(Dataset entries)
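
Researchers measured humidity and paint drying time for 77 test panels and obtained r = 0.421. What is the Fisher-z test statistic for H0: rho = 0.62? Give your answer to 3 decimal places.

Fisher z: atanh(0.421) = 0.448907, atanh(0.62) = 0.725005
z = (z_r − z_0)·√(n−3) = (0.448907 − 0.725005)·√74 = -0.276098 · 8.602325 = -2.375

-2.375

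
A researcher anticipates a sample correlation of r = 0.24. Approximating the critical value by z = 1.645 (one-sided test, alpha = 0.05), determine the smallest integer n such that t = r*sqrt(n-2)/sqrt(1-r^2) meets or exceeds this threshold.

47

Need r·√(n−2)/√(1−r²) ≥ 1.645
√(n−2) ≥ 1.645·√(1−0.0576) / 0.24 = 1.645·0.970773 / 0.24 = 6.6538
n−2 ≥ 44.2731  ⇒  n ≥ 46.2731
Smallest integer n = 47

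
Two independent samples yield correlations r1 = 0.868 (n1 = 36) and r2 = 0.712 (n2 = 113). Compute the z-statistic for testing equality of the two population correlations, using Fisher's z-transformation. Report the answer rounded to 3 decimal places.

2.185

Fisher z-transforms: z1 = atanh(0.868) = 1.324911, z2 = atanh(0.712) = 0.891229; difference d = 0.433682
Var(d) = 1/33 + 1/110 = 0.0303030 + 0.0090909 = 0.0393939
z = d/√Var(d) = 0.433682 / √0.0393939 = 0.433682 / 0.198479 = 2.185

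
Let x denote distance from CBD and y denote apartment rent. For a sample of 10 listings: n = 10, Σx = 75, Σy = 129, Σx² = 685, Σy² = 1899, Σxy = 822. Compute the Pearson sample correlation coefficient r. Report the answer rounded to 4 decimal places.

-0.8577

S_xy = nΣxy − ΣxΣy = 10·822 − 75·129 = 8220 − 9675 = -1455
S_xx = nΣx² − (Σx)² = 10·685 − 75² = 6850 − 5625 = 1225
S_yy = nΣy² − (Σy)² = 10·1899 − 129² = 18990 − 16641 = 2349
r = S_xy / √(S_xx·S_yy) = -1455 / √(1225·2349) = -1455 / √2877525 = -1455 / 1696.3269 = -0.8577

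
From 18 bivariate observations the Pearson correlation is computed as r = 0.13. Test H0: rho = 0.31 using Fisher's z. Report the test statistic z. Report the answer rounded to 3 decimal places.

Fisher z: atanh(0.13) = 0.130740, atanh(0.31) = 0.320545
z = (z_r − z_0)·√(n−3) = (0.130740 − 0.320545)·√15 = -0.189805 · 3.872983 = -0.735

-0.735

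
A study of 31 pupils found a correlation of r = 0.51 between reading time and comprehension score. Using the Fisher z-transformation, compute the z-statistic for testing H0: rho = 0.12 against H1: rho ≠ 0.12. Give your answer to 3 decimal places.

2.340

z_r = atanh(0.51) = 0.562730,  z_0 = atanh(0.12) = 0.120581
SE = 1/√(n−3) = 1/√28 = 0.188982
z = (z_r − z_0)/SE = (0.562730 − 0.120581) / 0.188982 = 0.442149 / 0.188982 = 2.340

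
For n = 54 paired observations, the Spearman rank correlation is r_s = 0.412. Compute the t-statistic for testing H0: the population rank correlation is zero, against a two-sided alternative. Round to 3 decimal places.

t = r_s·√(n−2) / √(1−r_s²) with r_s = 0.412, n = 54
  = 0.412·√52 / √(1 − 0.169744)
  = 0.412·7.211103 / 0.911184
  = 2.970974 / 0.911184 = 3.261

3.261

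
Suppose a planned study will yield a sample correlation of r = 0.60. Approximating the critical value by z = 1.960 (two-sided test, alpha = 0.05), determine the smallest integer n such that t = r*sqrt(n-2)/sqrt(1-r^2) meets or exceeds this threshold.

9

r√(n−2)/√(1−r²) ≥ 1.960  ⇔  n−2 ≥ (1.960)²·(1−r²)/r²
(1−r²)/r² = (1−0.3600)/0.3600 = 1.7778
n ≥ 2 + 3.8416·1.7778 = 2 + 6.8296 = 8.8296
⌈8.8296⌉ = 9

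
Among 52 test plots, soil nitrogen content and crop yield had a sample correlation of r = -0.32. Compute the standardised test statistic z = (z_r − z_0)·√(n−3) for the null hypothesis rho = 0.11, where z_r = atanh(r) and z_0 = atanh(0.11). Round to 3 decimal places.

Fisher z: atanh(-0.32) = -0.331647, atanh(0.11) = 0.110447
z = (z_r − z_0)·√(n−3) = (-0.331647 − 0.110447)·√49 = -0.442094 · 7.000000 = -3.095

-3.095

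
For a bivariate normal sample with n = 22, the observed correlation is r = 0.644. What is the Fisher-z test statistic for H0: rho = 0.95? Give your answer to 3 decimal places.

-4.650

z_r = atanh(0.644) = 0.764978,  z_0 = atanh(0.95) = 1.831781
SE = 1/√(n−3) = 1/√19 = 0.229416
z = (z_r − z_0)/SE = (0.764978 − 1.831781) / 0.229416 = -1.066803 / 0.229416 = -4.650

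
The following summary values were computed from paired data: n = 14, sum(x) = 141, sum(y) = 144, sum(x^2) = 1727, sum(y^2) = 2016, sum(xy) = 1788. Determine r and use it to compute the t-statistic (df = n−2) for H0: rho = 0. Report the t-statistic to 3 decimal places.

Numerator: nΣxy − (Σx)(Σy) = 14·1788 − (141)(144) = 4728
Denominator: √[(nΣx²−(Σx)²)(nΣy²−(Σy)²)]
  nΣx²−(Σx)² = 14·1727 − 19881 = 4297;  nΣy²−(Σy)² = 14·2016 − 20736 = 7488
  √(4297·7488) = √32175936 = 5672.3836
r = 4728 / 5672.3836 = 0.8335
t = r·√(n−2)/√(1−r²) = 0.8335·√12 / √(1−0.694722) = 2.887329 / 0.552520 = 5.226

5.226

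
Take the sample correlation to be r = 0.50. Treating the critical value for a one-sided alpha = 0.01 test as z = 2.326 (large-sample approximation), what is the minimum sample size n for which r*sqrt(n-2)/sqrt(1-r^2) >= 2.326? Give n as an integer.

Need r·√(n−2)/√(1−r²) ≥ 2.326
√(n−2) ≥ 2.326·√(1−0.2500) / 0.50 = 2.326·0.866025 / 0.50 = 4.0287
n−2 ≥ 16.2304  ⇒  n ≥ 18.2304
Smallest integer n = 19

19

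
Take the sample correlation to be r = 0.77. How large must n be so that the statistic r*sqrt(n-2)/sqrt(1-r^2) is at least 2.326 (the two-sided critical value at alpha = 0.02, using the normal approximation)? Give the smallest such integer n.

r√(n−2)/√(1−r²) ≥ 2.326  ⇔  n−2 ≥ (2.326)²·(1−r²)/r²
(1−r²)/r² = (1−0.5929)/0.5929 = 0.6866
n ≥ 2 + 5.410276·0.6866 = 2 + 3.7147 = 5.7147
⌈5.7147⌉ = 6

6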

§ WORK TO COMPLETE
Please reproduce each record precisely as written.

§ TASK OUTPUT
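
Researchers measured humidity and paint drying time for 77 test panels and obtained r = 0.421. What is the Fisher-z test statistic for H0: rho = 0.62? Give your answer to 3 decimal places.

Fisher z: atanh(0.421) = 0.448907, atanh(0.62) = 0.725005
z = (z_r − z_0)·√(n−3) = (0.448907 − 0.725005)·√74 = -0.276098 · 8.602325 = -2.375

-2.375

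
A researcher anticipates a sample correlation of r = 0.24. Approximating the critical value by z = 1.645 (one-sided test, alpha = 0.05), determine the smallest integer n such that t = r*sqrt(n-2)/sqrt(1-r^2) meets or exceeds this threshold.

47

Need r·√(n−2)/√(1−r²) ≥ 1.645
√(n−2) ≥ 1.645·√(1−0.0576) / 0.24 = 1.645·0.970773 / 0.24 = 6.6538
n−2 ≥ 44.2731  ⇒  n ≥ 46.2731
Smallest integer n = 47

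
Two independent samples yield correlations r1 = 0.868 (n1 = 36) and r2 = 0.712 (n2 = 113). Compute the z-statistic for testing equality of the two population correlations, using Fisher's z-transformation. Report the answer rounded to 3 decimal places.

2.185

Fisher z-transforms: z1 = atanh(0.868) = 1.324911, z2 = atanh(0.712) = 0.891229; difference d = 0.433682
Var(d) = 1/33 + 1/110 = 0.0303030 + 0.0090909 = 0.0393939
z = d/√Var(d) = 0.433682 / √0.0393939 = 0.433682 / 0.198479 = 2.185

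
Let x denote distance from CBD and y denote apartment rent. For a sample of 10 listings: n = 10, Σx = 75, Σy = 129, Σx² = 685, Σy² = 1899, Σxy = 822. Compute the Pearson sample correlation coefficient r. Report the answer rounded to 4 decimal places.

-0.8577

S_xy = nΣxy − ΣxΣy = 10·822 − 75·129 = 8220 − 9675 = -1455
S_xx = nΣx² − (Σx)² = 10·685 − 75² = 6850 − 5625 = 1225
S_yy = nΣy² − (Σy)² = 10·1899 − 129² = 18990 − 16641 = 2349
r = S_xy / √(S_xx·S_yy) = -1455 / √(1225·2349) = -1455 / √2877525 = -1455 / 1696.3269 = -0.8577

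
From 18 bivariate observations the Pearson correlation is computed as r = 0.13. Test H0: rho = 0.31 using Fisher's z. Report the test statistic z. Report the answer rounded to 3 decimal places.

Fisher z: atanh(0.13) = 0.130740, atanh(0.31) = 0.320545
z = (z_r − z_0)·√(n−3) = (0.130740 − 0.320545)·√15 = -0.189805 · 3.872983 = -0.735

-0.735

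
A study of 31 pupils found a correlation of r = 0.51 between reading time and comprehension score. Using the Fisher z-transformation, compute the z-statistic for testing H0: rho = 0.12 against H1: rho ≠ 0.12. Give your answer to 3 decimal places.

2.340

z_r = atanh(0.51) = 0.562730,  z_0 = atanh(0.12) = 0.120581
SE = 1/√(n−3) = 1/√28 = 0.188982
z = (z_r − z_0)/SE = (0.562730 − 0.120581) / 0.188982 = 0.442149 / 0.188982 = 2.340

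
For n = 54 paired observations, the Spearman rank correlation is r_s = 0.412. Compute the t-statistic for testing H0: the population rank correlation is zero, against a two-sided alternative. Round to 3 decimal places.

t = r_s·√(n−2) / √(1−r_s²) with r_s = 0.412, n = 54
  = 0.412·√52 / √(1 − 0.169744)
  = 0.412·7.211103 / 0.911184
  = 2.970974 / 0.911184 = 3.261

3.261

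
Suppose a planned study will yield a sample correlation of r = 0.60. Approximating the critical value by z = 1.960 (two-sided test, alpha = 0.05), determine the smallest integer n such that t = r*sqrt(n-2)/sqrt(1-r^2) meets or exceeds this threshold.

9

r√(n−2)/√(1−r²) ≥ 1.960  ⇔  n−2 ≥ (1.960)²·(1−r²)/r²
(1−r²)/r² = (1−0.3600)/0.3600 = 1.7778
n ≥ 2 + 3.8416·1.7778 = 2 + 6.8296 = 8.8296
⌈8.8296⌉ = 9

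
Among 52 test plots, soil nitrogen content and crop yield had a sample correlation of r = -0.32. Compute the standardised test statistic z = (z_r − z_0)·√(n−3) for the null hypothesis rho = 0.11, where z_r = atanh(r) and z_0 = atanh(0.11). Round to 3 decimal places.

Fisher z: atanh(-0.32) = -0.331647, atanh(0.11) = 0.110447
z = (z_r − z_0)·√(n−3) = (-0.331647 − 0.110447)·√49 = -0.442094 · 7.000000 = -3.095

-3.095

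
For a bivariate normal sample with n = 22, the observed correlation is r = 0.644. What is the Fisher-z test statistic for H0: rho = 0.95? Give your answer to 3 decimal places.

-4.650

z_r = atanh(0.644) = 0.764978,  z_0 = atanh(0.95) = 1.831781
SE = 1/√(n−3) = 1/√19 = 0.229416
z = (z_r − z_0)/SE = (0.764978 − 1.831781) / 0.229416 = -1.066803 / 0.229416 = -4.650

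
The following summary values were computed from paired data: n = 14, sum(x) = 141, sum(y) = 144, sum(x^2) = 1727, sum(y^2) = 2016, sum(xy) = 1788. Determine r and use it to compute the t-statistic (df = n−2) for H0: rho = 0. Report the t-statistic to 3 decimal places.

Numerator: nΣxy − (Σx)(Σy) = 14·1788 − (141)(144) = 4728
Denominator: √[(nΣx²−(Σx)²)(nΣy²−(Σy)²)]
  nΣx²−(Σx)² = 14·1727 − 19881 = 4297;  nΣy²−(Σy)² = 14·2016 − 20736 = 7488
  √(4297·7488) = √32175936 = 5672.3836
r = 4728 / 5672.3836 = 0.8335
t = r·√(n−2)/√(1−r²) = 0.8335·√12 / √(1−0.694722) = 2.887329 / 0.552520 = 5.226

5.226

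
Take the sample correlation to be r = 0.50. Treating the critical value for a one-sided alpha = 0.01 test as z = 2.326 (large-sample approximation), what is the minimum sample size n for which r*sqrt(n-2)/sqrt(1-r^2) >= 2.326? Give n as an integer.

Need r·√(n−2)/√(1−r²) ≥ 2.326
√(n−2) ≥ 2.326·√(1−0.2500) / 0.50 = 2.326·0.866025 / 0.50 = 4.0287
n−2 ≥ 16.2304  ⇒  n ≥ 18.2304
Smallest integer n = 19

19

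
Take the sample correlation to be r = 0.77. How large must n be so that the statistic r*sqrt(n-2)/sqrt(1-r^2) is at least 2.326 (the two-sided critical value at alpha = 0.02, using the normal approximation)? Give the smallest such integer n.

r√(n−2)/√(1−r²) ≥ 2.326  ⇔  n−2 ≥ (2.326)²·(1−r²)/r²
(1−r²)/r² = (1−0.5929)/0.5929 = 0.6866
n ≥ 2 + 5.410276·0.6866 = 2 + 3.7147 = 5.7147
⌈5.7147⌉ = 6

6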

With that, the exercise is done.